PROBLEM: The entries should be restated word for word.
═══
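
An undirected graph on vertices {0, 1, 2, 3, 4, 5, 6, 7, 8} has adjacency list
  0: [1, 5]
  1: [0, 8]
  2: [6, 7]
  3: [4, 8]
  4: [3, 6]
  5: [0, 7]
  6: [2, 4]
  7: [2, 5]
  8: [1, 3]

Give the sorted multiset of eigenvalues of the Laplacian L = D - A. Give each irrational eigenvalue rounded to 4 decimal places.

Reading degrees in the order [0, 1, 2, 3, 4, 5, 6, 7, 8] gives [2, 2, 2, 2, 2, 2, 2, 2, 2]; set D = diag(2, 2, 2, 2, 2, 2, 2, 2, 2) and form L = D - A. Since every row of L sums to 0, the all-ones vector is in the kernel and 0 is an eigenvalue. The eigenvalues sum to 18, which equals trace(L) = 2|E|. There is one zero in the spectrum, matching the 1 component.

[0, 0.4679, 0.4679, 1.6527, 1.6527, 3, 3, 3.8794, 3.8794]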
═══
YOUR SOLUTION:
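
An undirected graph on vertices {0, 1, 2, 3, 4, 5, 6, 7, 8} has adjacency list
  0: [1, 5]
  1: [0, 8]
  2: [6, 7]
  3: [4, 8]
  4: [3, 6]
  5: [0, 7]
  6: [2, 4]
  7: [2, 5]
  8: [1, 3]

Give the sorted multiset of eigenvalues of the Laplacian L = D - A. Give each irrational eigenvalue rounded to 4 decimal places.

Reading degrees in the order [0, 1, 2, 3, 4, 5, 6, 7, 8] gives [2, 2, 2, 2, 2, 2, 2, 2, 2]; set D = diag(2, 2, 2, 2, 2, 2, 2, 2, 2) and form L = D - A. Since every row of L sums to 0, the all-ones vector is in the kernel and 0 is an eigenvalue. The eigenvalues sum to 18, which equals trace(L) = 2|E|. There is one zero in the spectrum, matching the 1 component.

[0, 0.4679, 0.4679, 1.6527, 1.6527, 3, 3, 3.8794, 3.8794]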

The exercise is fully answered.